[Activity] Every record below should be printed exactly as given.
Information START
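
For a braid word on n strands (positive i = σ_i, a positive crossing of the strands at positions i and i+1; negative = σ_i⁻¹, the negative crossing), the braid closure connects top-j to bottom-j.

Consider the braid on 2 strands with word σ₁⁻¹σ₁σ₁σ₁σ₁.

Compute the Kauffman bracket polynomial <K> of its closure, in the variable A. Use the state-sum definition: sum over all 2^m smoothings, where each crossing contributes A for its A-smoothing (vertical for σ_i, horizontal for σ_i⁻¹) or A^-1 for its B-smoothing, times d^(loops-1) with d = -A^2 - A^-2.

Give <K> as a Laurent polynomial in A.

-A^5 - A^-3 + A^-7

Derivation:
First cancel adjacent σ_i σ_i⁻¹ pairs (Reidemeister II — same braid, same closure): s1^-1 s1 s1 s1 s1 → s1 s1 s1.
Braid: s1 s1 s1 on 2 strands, 3 crossings.
Writhe w = (#positive) - (#negative) = 3 - 0 = 3.
Enumerate smoothing states for the bracket polynomial. There are 2^3 = 8 states.
Smooth each crossing (0=||, 1=⌣⌢); contribution A^(Σ sign_k(1-2s_k)) * d^(L-1).
  state 000: A-exp=+3, loops=2, term = A^3 * d^1
  state 001: A-exp=+1, loops=1, term = A^1 * d^0
  state 010: A-exp=+1, loops=1, term = A^1 * d^0
  state 011: A-exp=-1, loops=2, term = A^-1 * d^1
  state 100: A-exp=+1, loops=1, term = A^1 * d^0
  state 101: A-exp=-1, loops=2, term = A^-1 * d^1
  state 110: A-exp=-1, loops=2, term = A^-1 * d^1
  state 111: A-exp=-3, loops=3, term = A^-3 * d^2
Collect the terms by A-exponent (count of states per loop number):
Powers of d = -A^2 - A^-2: d^2 = A^4 + 2 + A^-4.
  A^3 * (d) = -A^5 - A
  A^1 * (3) = 3*A
  A^-1 * (3*d) = -3*A - 3*A^-3
  A^-3 * (d^2) = A + 2*A^-3 + A^-7
Summing the groups: <K> = -A^5 - A^-3 + A^-7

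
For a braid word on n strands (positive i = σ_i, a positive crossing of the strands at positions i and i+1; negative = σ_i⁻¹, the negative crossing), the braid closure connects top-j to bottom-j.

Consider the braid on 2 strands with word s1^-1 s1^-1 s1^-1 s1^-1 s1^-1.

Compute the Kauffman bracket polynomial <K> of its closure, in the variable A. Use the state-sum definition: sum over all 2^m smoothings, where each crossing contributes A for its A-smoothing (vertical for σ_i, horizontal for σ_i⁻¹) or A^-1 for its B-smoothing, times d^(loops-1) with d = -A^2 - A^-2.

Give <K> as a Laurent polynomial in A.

Braid: s1^-1 s1^-1 s1^-1 s1^-1 s1^-1 on 2 strands, 5 crossings.
Writhe w = (#positive) - (#negative) = 0 - 5 = -5.
Computing the Kauffman bracket via state sum. There are 2^5 = 32 states.
For each crossing: s=0 is the vertical smoothing, s=1 horizontal. Crossing k contributes A^(sign_k * (1 - 2*s_k)); loop factor d = -A^2 - A^-2.
  state 00000: A-exp=-5, loops=2, term = A^-5 * d^1
  state 00001: A-exp=-3, loops=1, term = A^-3 * d^0
  state 00010: A-exp=-3, loops=1, term = A^-3 * d^0
  state 00011: A-exp=-1, loops=2, term = A^-1 * d^1
  state 00100: A-exp=-3, loops=1, term = A^-3 * d^0
  state 00101: A-exp=-1, loops=2, term = A^-1 * d^1
  state 00110: A-exp=-1, loops=2, term = A^-1 * d^1
  state 00111: A-exp=+1, loops=3, term = A^1 * d^2
  state 01000: A-exp=-3, loops=1, term = A^-3 * d^0
  state 01001: A-exp=-1, loops=2, term = A^-1 * d^1
  state 01010: A-exp=-1, loops=2, term = A^-1 * d^1
  state 01011: A-exp=+1, loops=3, term = A^1 * d^2
  state 01100: A-exp=-1, loops=2, term = A^-1 * d^1
  state 01101: A-exp=+1, loops=3, term = A^1 * d^2
  state 01110: A-exp=+1, loops=3, term = A^1 * d^2
  state 01111: A-exp=+3, loops=4, term = A^3 * d^3
  state 10000: A-exp=-3, loops=1, term = A^-3 * d^0
  state 10001: A-exp=-1, loops=2, term = A^-1 * d^1
  state 10010: A-exp=-1, loops=2, term = A^-1 * d^1
  state 10011: A-exp=+1, loops=3, term = A^1 * d^2
  state 10100: A-exp=-1, loops=2, term = A^-1 * d^1
  state 10101: A-exp=+1, loops=3, term = A^1 * d^2
  state 10110: A-exp=+1, loops=3, term = A^1 * d^2
  state 10111: A-exp=+3, loops=4, term = A^3 * d^3
  state 11000: A-exp=-1, loops=2, term = A^-1 * d^1
  state 11001: A-exp=+1, loops=3, term = A^1 * d^2
  state 11010: A-exp=+1, loops=3, term = A^1 * d^2
  state 11011: A-exp=+3, loops=4, term = A^3 * d^3
  state 11100: A-exp=+1, loops=3, term = A^1 * d^2
  state 11101: A-exp=+3, loops=4, term = A^3 * d^3
  state 11110: A-exp=+3, loops=4, term = A^3 * d^3
  state 11111: A-exp=+5, loops=5, term = A^5 * d^4
Collect the terms by A-exponent (count of states per loop number):
Powers of d = -A^2 - A^-2: d^2 = A^4 + 2 + A^-4; d^3 = -A^6 - 3*A^2 - 3*A^-2 - A^-6; d^4 = A^8 + 4*A^4 + 6 + 4*A^-4 + A^-8.
  A^5 * (d^4) = A^13 + 4*A^9 + 6*A^5 + 4*A + A^-3
  A^3 * (5*d^3) = -5*A^9 - 15*A^5 - 15*A - 5*A^-3
  A^1 * (10*d^2) = 10*A^5 + 20*A + 10*A^-3
  A^-1 * (10*d) = -10*A - 10*A^-3
  A^-3 * (5) = 5*A^-3
  A^-5 * (d) = -A^-3 - A^-7
Summing the groups: <K> = A^13 - A^9 + A^5 - A - A^-7

Answer: A^13 - A^9 + A^5 - A - A^-7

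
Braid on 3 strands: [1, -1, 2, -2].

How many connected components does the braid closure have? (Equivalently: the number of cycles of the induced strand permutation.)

Track the strand permutation on 3 strands, starting from identity.
  step 1: s1 swaps positions 1,2 -> [2 1 3]
  step 2: s1^-1 swaps positions 1,2 -> [1 2 3]
  step 3: s2 swaps positions 2,3 -> [1 3 2]
  step 4: s2^-1 swaps positions 2,3 -> [1 2 3]
Final permutation (position -> original strand): [1 2 3]
Closure components = cycle count of this permutation = 3.

Answer: 3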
Information END
[Exercise response]
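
For a braid word on n strands (positive i = σ_i, a positive crossing of the strands at positions i and i+1; negative = σ_i⁻¹, the negative crossing), the braid closure connects top-j to bottom-j.

Consider the braid on 2 strands with word σ₁⁻¹σ₁σ₁σ₁σ₁.

Compute the Kauffman bracket polynomial <K> of its closure, in the variable A. Use the state-sum definition: sum over all 2^m smoothings, where each crossing contributes A for its A-smoothing (vertical for σ_i, horizontal for σ_i⁻¹) or A^-1 for its B-smoothing, times d^(loops-1) with d = -A^2 - A^-2.

Give <K> as a Laurent polynomial in A.

-A^5 - A^-3 + A^-7

Derivation:
First cancel adjacent σ_i σ_i⁻¹ pairs (Reidemeister II — same braid, same closure): s1^-1 s1 s1 s1 s1 → s1 s1 s1.
Braid: s1 s1 s1 on 2 strands, 3 crossings.
Writhe w = (#positive) - (#negative) = 3 - 0 = 3.
Enumerate smoothing states for the bracket polynomial. There are 2^3 = 8 states.
Smooth each crossing (0=||, 1=⌣⌢); contribution A^(Σ sign_k(1-2s_k)) * d^(L-1).
  state 000: A-exp=+3, loops=2, term = A^3 * d^1
  state 001: A-exp=+1, loops=1, term = A^1 * d^0
  state 010: A-exp=+1, loops=1, term = A^1 * d^0
  state 011: A-exp=-1, loops=2, term = A^-1 * d^1
  state 100: A-exp=+1, loops=1, term = A^1 * d^0
  state 101: A-exp=-1, loops=2, term = A^-1 * d^1
  state 110: A-exp=-1, loops=2, term = A^-1 * d^1
  state 111: A-exp=-3, loops=3, term = A^-3 * d^2
Collect the terms by A-exponent (count of states per loop number):
Powers of d = -A^2 - A^-2: d^2 = A^4 + 2 + A^-4.
  A^3 * (d) = -A^5 - A
  A^1 * (3) = 3*A
  A^-1 * (3*d) = -3*A - 3*A^-3
  A^-3 * (d^2) = A + 2*A^-3 + A^-7
Summing the groups: <K> = -A^5 - A^-3 + A^-7

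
For a braid word on n strands (positive i = σ_i, a positive crossing of the strands at positions i and i+1; negative = σ_i⁻¹, the negative crossing), the braid closure connects top-j to bottom-j.

Consider the braid on 2 strands with word s1^-1 s1^-1 s1^-1 s1^-1 s1^-1.

Compute the Kauffman bracket polynomial <K> of its closure, in the variable A. Use the state-sum definition: sum over all 2^m smoothings, where each crossing contributes A for its A-smoothing (vertical for σ_i, horizontal for σ_i⁻¹) or A^-1 for its B-smoothing, times d^(loops-1) with d = -A^2 - A^-2.

Give <K> as a Laurent polynomial in A.

Braid: s1^-1 s1^-1 s1^-1 s1^-1 s1^-1 on 2 strands, 5 crossings.
Writhe w = (#positive) - (#negative) = 0 - 5 = -5.
Computing the Kauffman bracket via state sum. There are 2^5 = 32 states.
For each crossing: s=0 is the vertical smoothing, s=1 horizontal. Crossing k contributes A^(sign_k * (1 - 2*s_k)); loop factor d = -A^2 - A^-2.
  state 00000: A-exp=-5, loops=2, term = A^-5 * d^1
  state 00001: A-exp=-3, loops=1, term = A^-3 * d^0
  state 00010: A-exp=-3, loops=1, term = A^-3 * d^0
  state 00011: A-exp=-1, loops=2, term = A^-1 * d^1
  state 00100: A-exp=-3, loops=1, term = A^-3 * d^0
  state 00101: A-exp=-1, loops=2, term = A^-1 * d^1
  state 00110: A-exp=-1, loops=2, term = A^-1 * d^1
  state 00111: A-exp=+1, loops=3, term = A^1 * d^2
  state 01000: A-exp=-3, loops=1, term = A^-3 * d^0
  state 01001: A-exp=-1, loops=2, term = A^-1 * d^1
  state 01010: A-exp=-1, loops=2, term = A^-1 * d^1
  state 01011: A-exp=+1, loops=3, term = A^1 * d^2
  state 01100: A-exp=-1, loops=2, term = A^-1 * d^1
  state 01101: A-exp=+1, loops=3, term = A^1 * d^2
  state 01110: A-exp=+1, loops=3, term = A^1 * d^2
  state 01111: A-exp=+3, loops=4, term = A^3 * d^3
  state 10000: A-exp=-3, loops=1, term = A^-3 * d^0
  state 10001: A-exp=-1, loops=2, term = A^-1 * d^1
  state 10010: A-exp=-1, loops=2, term = A^-1 * d^1
  state 10011: A-exp=+1, loops=3, term = A^1 * d^2
  state 10100: A-exp=-1, loops=2, term = A^-1 * d^1
  state 10101: A-exp=+1, loops=3, term = A^1 * d^2
  state 10110: A-exp=+1, loops=3, term = A^1 * d^2
  state 10111: A-exp=+3, loops=4, term = A^3 * d^3
  state 11000: A-exp=-1, loops=2, term = A^-1 * d^1
  state 11001: A-exp=+1, loops=3, term = A^1 * d^2
  state 11010: A-exp=+1, loops=3, term = A^1 * d^2
  state 11011: A-exp=+3, loops=4, term = A^3 * d^3
  state 11100: A-exp=+1, loops=3, term = A^1 * d^2
  state 11101: A-exp=+3, loops=4, term = A^3 * d^3
  state 11110: A-exp=+3, loops=4, term = A^3 * d^3
  state 11111: A-exp=+5, loops=5, term = A^5 * d^4
Collect the terms by A-exponent (count of states per loop number):
Powers of d = -A^2 - A^-2: d^2 = A^4 + 2 + A^-4; d^3 = -A^6 - 3*A^2 - 3*A^-2 - A^-6; d^4 = A^8 + 4*A^4 + 6 + 4*A^-4 + A^-8.
  A^5 * (d^4) = A^13 + 4*A^9 + 6*A^5 + 4*A + A^-3
  A^3 * (5*d^3) = -5*A^9 - 15*A^5 - 15*A - 5*A^-3
  A^1 * (10*d^2) = 10*A^5 + 20*A + 10*A^-3
  A^-1 * (10*d) = -10*A - 10*A^-3
  A^-3 * (5) = 5*A^-3
  A^-5 * (d) = -A^-3 - A^-7
Summing the groups: <K> = A^13 - A^9 + A^5 - A - A^-7

Answer: A^13 - A^9 + A^5 - A - A^-7

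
Braid on 3 strands: [1, -1, 2, -2].

How many connected components does the braid closure have? (Equivalently: the number of cycles of the induced strand permutation.)

Track the strand permutation on 3 strands, starting from identity.
  step 1: s1 swaps positions 1,2 -> [2 1 3]
  step 2: s1^-1 swaps positions 1,2 -> [1 2 3]
  step 3: s2 swaps positions 2,3 -> [1 3 2]
  step 4: s2^-1 swaps positions 2,3 -> [1 2 3]
Final permutation (position -> original strand): [1 2 3]
Closure components = cycle count of this permutation = 3.

Answer: 3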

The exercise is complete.